Material shown
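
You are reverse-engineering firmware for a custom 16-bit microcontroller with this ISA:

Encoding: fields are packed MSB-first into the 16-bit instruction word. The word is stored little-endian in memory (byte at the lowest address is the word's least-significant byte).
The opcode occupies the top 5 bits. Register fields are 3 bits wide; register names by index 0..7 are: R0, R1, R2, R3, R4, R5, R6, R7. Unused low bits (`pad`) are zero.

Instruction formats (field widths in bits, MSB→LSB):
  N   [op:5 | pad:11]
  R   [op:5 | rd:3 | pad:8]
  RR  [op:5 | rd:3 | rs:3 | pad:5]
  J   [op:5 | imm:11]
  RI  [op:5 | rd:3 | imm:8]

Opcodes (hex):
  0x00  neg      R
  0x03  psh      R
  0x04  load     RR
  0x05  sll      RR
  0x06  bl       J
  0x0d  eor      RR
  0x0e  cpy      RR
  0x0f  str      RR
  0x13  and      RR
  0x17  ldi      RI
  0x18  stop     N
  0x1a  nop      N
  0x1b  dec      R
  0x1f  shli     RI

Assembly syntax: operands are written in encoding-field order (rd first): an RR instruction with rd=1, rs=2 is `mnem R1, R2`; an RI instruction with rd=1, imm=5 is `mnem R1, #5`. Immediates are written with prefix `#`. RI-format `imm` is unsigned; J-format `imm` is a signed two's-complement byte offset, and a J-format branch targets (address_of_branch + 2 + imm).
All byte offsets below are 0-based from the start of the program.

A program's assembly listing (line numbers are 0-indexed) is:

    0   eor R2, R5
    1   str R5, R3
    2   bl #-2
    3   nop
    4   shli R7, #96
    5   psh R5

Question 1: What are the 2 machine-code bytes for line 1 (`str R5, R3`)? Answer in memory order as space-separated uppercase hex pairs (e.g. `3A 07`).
L1: str op=0xf:5|rd=5:3|rs=3:3|pad=0:5 ⇒ 0x7d60 ⇒ little 60 7d

60 7D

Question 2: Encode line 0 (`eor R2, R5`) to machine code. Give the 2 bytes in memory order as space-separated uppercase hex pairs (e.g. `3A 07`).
A0 6A

L0: eor op=0xd:5|rd=2:3|rs=5:3|pad=0:5 ⇒ 0x6aa0 ⇒ little a0 6a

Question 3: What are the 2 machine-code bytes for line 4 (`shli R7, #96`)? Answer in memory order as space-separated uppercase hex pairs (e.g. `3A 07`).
L4: shli op=0x1f:5|rd=7:3|imm=96:8 ⇒ 0xff60 ⇒ little 60 ff

60 FF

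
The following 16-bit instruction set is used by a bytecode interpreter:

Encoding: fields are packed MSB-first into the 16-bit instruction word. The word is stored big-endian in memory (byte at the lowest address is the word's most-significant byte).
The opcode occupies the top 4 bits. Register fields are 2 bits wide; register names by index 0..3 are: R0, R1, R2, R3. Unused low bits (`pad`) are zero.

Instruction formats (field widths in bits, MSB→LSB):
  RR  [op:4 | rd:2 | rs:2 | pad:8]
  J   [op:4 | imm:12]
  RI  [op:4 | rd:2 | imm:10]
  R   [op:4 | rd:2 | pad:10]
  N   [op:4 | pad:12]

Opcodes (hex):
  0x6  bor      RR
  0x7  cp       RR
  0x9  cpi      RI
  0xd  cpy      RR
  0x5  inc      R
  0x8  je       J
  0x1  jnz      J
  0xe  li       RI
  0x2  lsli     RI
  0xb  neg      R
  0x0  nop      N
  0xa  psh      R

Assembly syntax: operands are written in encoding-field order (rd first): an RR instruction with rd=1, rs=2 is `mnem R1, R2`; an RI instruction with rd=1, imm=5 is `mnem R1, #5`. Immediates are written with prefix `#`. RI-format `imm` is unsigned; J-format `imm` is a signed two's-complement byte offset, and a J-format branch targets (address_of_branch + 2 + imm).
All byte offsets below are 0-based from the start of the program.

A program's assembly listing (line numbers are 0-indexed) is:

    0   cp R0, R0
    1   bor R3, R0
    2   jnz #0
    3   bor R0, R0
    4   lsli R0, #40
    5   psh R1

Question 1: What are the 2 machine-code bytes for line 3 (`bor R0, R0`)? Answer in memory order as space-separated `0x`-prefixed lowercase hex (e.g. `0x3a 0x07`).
0x60 0x00

3. bor fields op=0x6:4|rd=0:2|rs=0:2|pad=0:8 → word 6000h → 60 00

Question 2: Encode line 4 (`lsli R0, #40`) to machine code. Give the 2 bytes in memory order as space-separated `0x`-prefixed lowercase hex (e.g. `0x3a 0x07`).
0x20 0x28

L4: lsli op=0x2:4|rd=0:2|imm=40:10 ⇒ 0x2028 ⇒ big 20 28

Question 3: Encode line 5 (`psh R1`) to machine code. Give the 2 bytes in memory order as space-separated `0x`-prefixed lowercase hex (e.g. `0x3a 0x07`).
0xa4 0x00

L5: psh op=0xa:4|rd=1:2|pad=0:10 ⇒ 0xa400 ⇒ big a4 00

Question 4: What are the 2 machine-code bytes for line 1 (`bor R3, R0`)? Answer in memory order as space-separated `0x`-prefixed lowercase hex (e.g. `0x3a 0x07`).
line 1 (bor): pack op=0x6:4|rd=3:2|rs=0:2|pad=0:8 = 0x6c00; big→ 6c 00

0x6c 0x00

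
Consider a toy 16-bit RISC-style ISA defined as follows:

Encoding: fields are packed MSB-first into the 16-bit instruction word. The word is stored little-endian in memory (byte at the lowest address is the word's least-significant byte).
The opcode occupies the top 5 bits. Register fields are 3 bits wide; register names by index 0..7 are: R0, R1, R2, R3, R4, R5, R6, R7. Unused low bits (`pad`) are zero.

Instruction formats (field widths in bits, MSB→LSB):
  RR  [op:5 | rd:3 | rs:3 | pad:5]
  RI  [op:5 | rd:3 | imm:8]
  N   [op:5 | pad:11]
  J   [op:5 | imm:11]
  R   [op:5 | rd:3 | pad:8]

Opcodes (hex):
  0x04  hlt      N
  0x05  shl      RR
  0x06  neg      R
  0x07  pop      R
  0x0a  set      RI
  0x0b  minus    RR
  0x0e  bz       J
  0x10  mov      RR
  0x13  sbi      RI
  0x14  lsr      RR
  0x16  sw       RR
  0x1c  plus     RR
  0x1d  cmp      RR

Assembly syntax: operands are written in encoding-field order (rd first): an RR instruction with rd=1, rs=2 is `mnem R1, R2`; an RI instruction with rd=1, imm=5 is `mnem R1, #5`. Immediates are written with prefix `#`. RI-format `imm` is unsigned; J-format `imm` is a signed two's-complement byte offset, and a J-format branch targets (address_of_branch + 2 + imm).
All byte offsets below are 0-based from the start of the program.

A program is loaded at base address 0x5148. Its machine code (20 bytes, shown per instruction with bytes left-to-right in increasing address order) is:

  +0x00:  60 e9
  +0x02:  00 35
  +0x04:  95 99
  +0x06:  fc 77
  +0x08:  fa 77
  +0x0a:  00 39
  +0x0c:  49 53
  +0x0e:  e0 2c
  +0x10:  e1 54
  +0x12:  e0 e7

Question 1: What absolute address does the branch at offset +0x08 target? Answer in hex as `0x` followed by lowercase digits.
[08] fa 77 → 0x77fa
  opcode bits[15:11]=0xe: bz/J
  [10:0] imm=2042 (s11→-6) = #-6
  target = base 0x5148 + off 0x08 + 2 + imm -6 = 0x514c

0x514c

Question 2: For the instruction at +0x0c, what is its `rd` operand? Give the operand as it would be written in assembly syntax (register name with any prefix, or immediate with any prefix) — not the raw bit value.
R3

[0c] 49 53 → 0x5349
  op=0x5349>>11=0xa ⇒ set (RI)
  rd@[10:8]=0x3 ⇒ R3
  imm@[7:0]=0x49 ⇒ #73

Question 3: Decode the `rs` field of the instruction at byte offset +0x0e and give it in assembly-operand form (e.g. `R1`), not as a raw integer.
R7

+0x0e: e0 2c ⇒ word 0x2ce0 (little)
  op=0x2ce0>>11=0x5 ⇒ shl (RR)
  [10:8] rd=4 = R4
  [7:5] rs=7 = R7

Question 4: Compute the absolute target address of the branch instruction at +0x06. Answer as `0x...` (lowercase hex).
@+06  little-endian(fc 77) = 0x77fc
  op=0x77fc>>11=0xe ⇒ bz (J)
  [10:0] imm=2044 (s11→-4) = #-4
  target = base 0x5148 + off 0x06 + 2 + imm -4 = 0x514c

0x514c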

What you should do
Above are the records. Print exactly, and only, the lines from the line with "Question 3: Encode" to the line with "Consider a toy", both inclusive.

Solution for this task
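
Question 3: Encode line 5 (`psh R1`) to machine code. Give the 2 bytes in memory order as space-separated `0x`-prefixed lowercase hex (e.g. `0x3a 0x07`).
0xa4 0x00

L5: psh op=0xa:4|rd=1:2|pad=0:10 ⇒ 0xa400 ⇒ big a4 00

Question 4: What are the 2 machine-code bytes for line 1 (`bor R3, R0`)? Answer in memory order as space-separated `0x`-prefixed lowercase hex (e.g. `0x3a 0x07`).
line 1 (bor): pack op=0x6:4|rd=3:2|rs=0:2|pad=0:8 = 0x6c00; big→ 6c 00

0x6c 0x00

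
Consider a toy 16-bit RISC-style ISA defined as follows: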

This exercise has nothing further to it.